** TASK TO CARRY OUT **
Exact transcription of the records is required.

** RAW DATA **
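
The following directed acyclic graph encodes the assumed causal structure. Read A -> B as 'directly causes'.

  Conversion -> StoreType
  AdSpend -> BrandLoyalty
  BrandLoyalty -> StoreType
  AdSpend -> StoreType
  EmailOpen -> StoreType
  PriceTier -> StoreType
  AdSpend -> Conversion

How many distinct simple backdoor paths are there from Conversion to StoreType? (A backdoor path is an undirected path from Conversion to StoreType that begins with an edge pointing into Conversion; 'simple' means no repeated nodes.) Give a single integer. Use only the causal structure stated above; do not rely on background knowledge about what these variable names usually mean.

2

A backdoor path from Conversion to StoreType is any simple undirected path whose first edge points into Conversion (i.e. leaves Conversion via a parent).
Parents of Conversion: {AdSpend}.
Enumerating:
  P1: Conversion <- AdSpend -> BrandLoyalty -> StoreType
  P2: Conversion <- AdSpend -> StoreType
That exhausts the simple backdoor paths. Count: 2.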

** ANSWER TO THIS PROBLEM **
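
The following directed acyclic graph encodes the assumed causal structure. Read A -> B as 'directly causes'.

  Conversion -> StoreType
  AdSpend -> BrandLoyalty
  BrandLoyalty -> StoreType
  AdSpend -> StoreType
  EmailOpen -> StoreType
  PriceTier -> StoreType
  AdSpend -> Conversion

How many distinct simple backdoor paths are there from Conversion to StoreType? (A backdoor path is an undirected path from Conversion to StoreType that begins with an edge pointing into Conversion; 'simple' means no repeated nodes.) Give a single integer. Use only the causal structure stated above; do not rely on background knowledge about what these variable names usually mean.

2

A backdoor path from Conversion to StoreType is any simple undirected path whose first edge points into Conversion (i.e. leaves Conversion via a parent).
Parents of Conversion: {AdSpend}.
Enumerating:
  P1: Conversion <- AdSpend -> BrandLoyalty -> StoreType
  P2: Conversion <- AdSpend -> StoreType
That exhausts the simple backdoor paths. Count: 2.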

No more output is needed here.